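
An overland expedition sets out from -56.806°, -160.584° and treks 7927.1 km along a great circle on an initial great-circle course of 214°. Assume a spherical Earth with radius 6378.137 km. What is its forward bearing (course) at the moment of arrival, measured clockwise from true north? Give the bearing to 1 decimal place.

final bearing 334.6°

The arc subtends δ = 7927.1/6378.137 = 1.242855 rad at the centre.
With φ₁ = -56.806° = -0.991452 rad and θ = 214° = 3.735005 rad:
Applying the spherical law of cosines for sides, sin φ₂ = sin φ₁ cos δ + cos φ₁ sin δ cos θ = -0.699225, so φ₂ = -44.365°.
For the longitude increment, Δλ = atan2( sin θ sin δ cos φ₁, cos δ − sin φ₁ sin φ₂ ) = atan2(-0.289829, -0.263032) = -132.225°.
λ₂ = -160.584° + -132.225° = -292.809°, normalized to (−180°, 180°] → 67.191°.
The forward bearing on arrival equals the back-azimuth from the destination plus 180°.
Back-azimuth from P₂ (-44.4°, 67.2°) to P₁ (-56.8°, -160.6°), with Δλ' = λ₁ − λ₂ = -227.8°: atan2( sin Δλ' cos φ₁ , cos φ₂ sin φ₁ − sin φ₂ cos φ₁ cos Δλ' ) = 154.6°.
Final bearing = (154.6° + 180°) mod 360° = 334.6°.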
----
* Your objective: In full and word for word, output the material.

* Output:
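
An overland expedition sets out from -56.806°, -160.584° and treks 7927.1 km along a great circle on an initial great-circle course of 214°. Assume a spherical Earth with radius 6378.137 km. What is its forward bearing (course) at the moment of arrival, measured clockwise from true north? Give the bearing to 1 decimal place.

final bearing 334.6°

The arc subtends δ = 7927.1/6378.137 = 1.242855 rad at the centre.
With φ₁ = -56.806° = -0.991452 rad and θ = 214° = 3.735005 rad:
Applying the spherical law of cosines for sides, sin φ₂ = sin φ₁ cos δ + cos φ₁ sin δ cos θ = -0.699225, so φ₂ = -44.365°.
For the longitude increment, Δλ = atan2( sin θ sin δ cos φ₁, cos δ − sin φ₁ sin φ₂ ) = atan2(-0.289829, -0.263032) = -132.225°.
λ₂ = -160.584° + -132.225° = -292.809°, normalized to (−180°, 180°] → 67.191°.
The forward bearing on arrival equals the back-azimuth from the destination plus 180°.
Back-azimuth from P₂ (-44.4°, 67.2°) to P₁ (-56.8°, -160.6°), with Δλ' = λ₁ − λ₂ = -227.8°: atan2( sin Δλ' cos φ₁ , cos φ₂ sin φ₁ − sin φ₂ cos φ₁ cos Δλ' ) = 154.6°.
Final bearing = (154.6° + 180°) mod 360° = 334.6°.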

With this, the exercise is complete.